§ Task directions: Copy out each line of the data below in which "span" appears.

=======

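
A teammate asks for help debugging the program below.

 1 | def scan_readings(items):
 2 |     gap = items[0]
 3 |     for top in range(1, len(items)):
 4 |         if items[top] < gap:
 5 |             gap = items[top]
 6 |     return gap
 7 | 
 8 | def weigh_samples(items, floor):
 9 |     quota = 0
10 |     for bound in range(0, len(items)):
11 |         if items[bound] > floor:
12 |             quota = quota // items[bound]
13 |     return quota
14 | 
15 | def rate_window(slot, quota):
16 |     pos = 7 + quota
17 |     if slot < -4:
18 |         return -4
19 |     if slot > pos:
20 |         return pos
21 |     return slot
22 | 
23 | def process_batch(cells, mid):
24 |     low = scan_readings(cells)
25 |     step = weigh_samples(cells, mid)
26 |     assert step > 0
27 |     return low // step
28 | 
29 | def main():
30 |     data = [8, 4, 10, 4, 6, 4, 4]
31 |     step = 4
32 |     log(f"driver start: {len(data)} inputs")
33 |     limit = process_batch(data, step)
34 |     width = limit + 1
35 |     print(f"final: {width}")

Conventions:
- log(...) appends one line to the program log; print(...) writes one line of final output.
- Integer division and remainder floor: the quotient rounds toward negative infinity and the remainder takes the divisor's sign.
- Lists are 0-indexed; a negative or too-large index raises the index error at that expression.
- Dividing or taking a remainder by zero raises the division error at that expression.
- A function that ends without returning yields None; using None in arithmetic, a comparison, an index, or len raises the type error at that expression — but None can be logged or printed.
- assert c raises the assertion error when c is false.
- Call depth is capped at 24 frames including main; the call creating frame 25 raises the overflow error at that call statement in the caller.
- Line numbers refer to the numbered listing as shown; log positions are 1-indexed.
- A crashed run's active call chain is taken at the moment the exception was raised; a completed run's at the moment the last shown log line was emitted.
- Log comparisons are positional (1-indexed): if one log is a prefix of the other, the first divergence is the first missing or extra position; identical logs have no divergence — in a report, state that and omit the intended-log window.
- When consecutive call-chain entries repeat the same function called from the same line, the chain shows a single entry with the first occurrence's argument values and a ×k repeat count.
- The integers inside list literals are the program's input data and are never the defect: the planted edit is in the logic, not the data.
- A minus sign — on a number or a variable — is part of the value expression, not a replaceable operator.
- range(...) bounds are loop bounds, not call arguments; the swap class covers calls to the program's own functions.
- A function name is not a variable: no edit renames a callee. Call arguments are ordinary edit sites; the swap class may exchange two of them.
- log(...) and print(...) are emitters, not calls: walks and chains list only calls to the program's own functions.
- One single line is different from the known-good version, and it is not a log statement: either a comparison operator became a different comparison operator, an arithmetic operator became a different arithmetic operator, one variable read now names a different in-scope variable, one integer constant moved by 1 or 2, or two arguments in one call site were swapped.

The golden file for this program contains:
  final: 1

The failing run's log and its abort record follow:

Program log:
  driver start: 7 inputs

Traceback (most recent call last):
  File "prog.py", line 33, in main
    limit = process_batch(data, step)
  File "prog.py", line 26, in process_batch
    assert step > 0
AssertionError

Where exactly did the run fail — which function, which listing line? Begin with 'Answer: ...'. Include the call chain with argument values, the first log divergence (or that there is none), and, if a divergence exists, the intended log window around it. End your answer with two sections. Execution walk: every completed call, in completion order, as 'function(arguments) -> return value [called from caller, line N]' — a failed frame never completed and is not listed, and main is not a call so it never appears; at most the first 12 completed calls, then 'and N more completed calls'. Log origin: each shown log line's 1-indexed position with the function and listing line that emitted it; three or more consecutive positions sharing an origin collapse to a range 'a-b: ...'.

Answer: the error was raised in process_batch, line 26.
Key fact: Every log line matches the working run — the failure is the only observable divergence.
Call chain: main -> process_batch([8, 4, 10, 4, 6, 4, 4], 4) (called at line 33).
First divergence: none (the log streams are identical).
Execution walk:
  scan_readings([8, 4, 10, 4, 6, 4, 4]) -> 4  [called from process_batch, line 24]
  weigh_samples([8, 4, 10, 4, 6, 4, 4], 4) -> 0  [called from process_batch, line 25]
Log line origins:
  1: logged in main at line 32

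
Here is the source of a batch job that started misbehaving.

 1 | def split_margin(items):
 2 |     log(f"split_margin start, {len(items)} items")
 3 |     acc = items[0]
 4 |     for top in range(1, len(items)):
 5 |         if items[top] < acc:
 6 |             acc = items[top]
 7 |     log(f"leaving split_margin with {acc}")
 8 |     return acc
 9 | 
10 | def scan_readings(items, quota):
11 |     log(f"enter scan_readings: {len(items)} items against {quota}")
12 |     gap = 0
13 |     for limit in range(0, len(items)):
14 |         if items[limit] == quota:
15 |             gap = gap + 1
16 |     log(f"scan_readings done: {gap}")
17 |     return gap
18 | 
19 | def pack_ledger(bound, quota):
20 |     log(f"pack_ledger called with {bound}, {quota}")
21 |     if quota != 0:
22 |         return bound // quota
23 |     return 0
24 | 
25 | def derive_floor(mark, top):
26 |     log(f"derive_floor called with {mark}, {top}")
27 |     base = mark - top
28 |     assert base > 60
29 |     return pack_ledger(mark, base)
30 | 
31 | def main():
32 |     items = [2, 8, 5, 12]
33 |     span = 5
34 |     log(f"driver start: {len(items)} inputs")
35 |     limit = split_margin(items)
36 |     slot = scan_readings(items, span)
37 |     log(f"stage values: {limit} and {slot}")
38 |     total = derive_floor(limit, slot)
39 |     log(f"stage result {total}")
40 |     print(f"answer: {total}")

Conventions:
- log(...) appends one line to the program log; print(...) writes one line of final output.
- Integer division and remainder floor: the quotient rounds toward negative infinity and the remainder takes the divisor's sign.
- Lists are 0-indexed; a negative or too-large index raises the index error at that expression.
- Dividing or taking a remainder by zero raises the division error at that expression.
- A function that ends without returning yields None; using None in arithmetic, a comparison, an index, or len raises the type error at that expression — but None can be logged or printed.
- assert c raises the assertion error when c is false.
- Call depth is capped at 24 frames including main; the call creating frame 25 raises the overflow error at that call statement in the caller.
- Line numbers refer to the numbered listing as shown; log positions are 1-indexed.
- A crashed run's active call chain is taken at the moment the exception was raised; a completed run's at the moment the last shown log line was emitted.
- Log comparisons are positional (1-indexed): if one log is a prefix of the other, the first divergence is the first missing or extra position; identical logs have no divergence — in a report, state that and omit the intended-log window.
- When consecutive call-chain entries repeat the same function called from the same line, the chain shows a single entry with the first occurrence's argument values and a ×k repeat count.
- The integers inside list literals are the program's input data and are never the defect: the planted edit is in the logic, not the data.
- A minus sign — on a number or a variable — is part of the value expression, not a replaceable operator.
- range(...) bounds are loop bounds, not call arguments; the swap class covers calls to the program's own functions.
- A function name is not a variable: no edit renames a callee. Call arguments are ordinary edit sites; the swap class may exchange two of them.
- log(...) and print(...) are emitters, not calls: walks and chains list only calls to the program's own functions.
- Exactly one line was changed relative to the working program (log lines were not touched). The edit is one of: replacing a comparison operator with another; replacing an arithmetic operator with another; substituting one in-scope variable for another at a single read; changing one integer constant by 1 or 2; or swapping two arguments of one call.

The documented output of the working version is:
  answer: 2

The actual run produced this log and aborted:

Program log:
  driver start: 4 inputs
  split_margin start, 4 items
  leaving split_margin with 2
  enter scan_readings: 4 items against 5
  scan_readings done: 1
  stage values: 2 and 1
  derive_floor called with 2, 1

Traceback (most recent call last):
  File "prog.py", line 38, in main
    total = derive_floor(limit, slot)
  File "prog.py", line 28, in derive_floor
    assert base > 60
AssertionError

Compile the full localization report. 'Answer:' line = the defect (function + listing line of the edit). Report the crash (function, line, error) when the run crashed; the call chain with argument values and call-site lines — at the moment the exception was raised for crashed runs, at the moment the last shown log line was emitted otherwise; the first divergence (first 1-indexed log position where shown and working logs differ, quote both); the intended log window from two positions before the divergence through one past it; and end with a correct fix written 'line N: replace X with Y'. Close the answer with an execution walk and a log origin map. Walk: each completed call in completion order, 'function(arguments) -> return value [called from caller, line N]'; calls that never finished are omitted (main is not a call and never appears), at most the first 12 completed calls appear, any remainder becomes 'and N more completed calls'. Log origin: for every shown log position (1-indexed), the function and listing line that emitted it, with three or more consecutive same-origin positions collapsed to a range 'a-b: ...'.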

=======

§ Your response:
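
33 |     span = 5
36 |     slot = scan_readings(items, span)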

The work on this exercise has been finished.